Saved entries
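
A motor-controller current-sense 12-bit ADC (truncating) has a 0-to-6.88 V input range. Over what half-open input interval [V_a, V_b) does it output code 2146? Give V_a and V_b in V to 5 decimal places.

[3.60461 V, 3.60629 V)

LSB = 6.88/2^12 = 1.680 mV.
V_a = V_low + 2146·LSB = 3.60461 V; V_b = V_low + 2147·LSB = 3.60629 V.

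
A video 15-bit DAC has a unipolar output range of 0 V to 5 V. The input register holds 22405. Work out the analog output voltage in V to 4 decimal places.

LSB = 5 V / 2^15 = 152.59 µV.
V_out = 0 + 22405 × 0.000152588 V = 3.41873 V.

3.4187 V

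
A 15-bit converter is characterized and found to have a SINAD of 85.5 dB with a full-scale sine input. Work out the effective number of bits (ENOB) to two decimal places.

13.91 bits

ENOB = (SINAD − 1.76) / 6.02 = (85.5 − 1.76)/6.02 = 13.910.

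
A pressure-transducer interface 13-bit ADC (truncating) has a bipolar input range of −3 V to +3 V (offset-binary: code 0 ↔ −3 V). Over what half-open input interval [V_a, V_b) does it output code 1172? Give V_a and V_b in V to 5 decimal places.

LSB = 6/2^13 = 0.732 mV.
V_a = V_low + 1172·LSB = -2.1416 V; V_b = V_low + 1173·LSB = -2.14087 V.

[-2.14160 V, -2.14087 V)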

__Problem requirements__
Keep only the lines from the line with "A pressure-transducer interface" to the end of the records above, and repeat them exactly.

__Reply to the task__
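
A pressure-transducer interface 13-bit ADC (truncating) has a bipolar input range of −3 V to +3 V (offset-binary: code 0 ↔ −3 V). Over what half-open input interval [V_a, V_b) does it output code 1172? Give V_a and V_b in V to 5 decimal places.

LSB = 6/2^13 = 0.732 mV.
V_a = V_low + 1172·LSB = -2.1416 V; V_b = V_low + 1173·LSB = -2.14087 V.

[-2.14160 V, -2.14087 V)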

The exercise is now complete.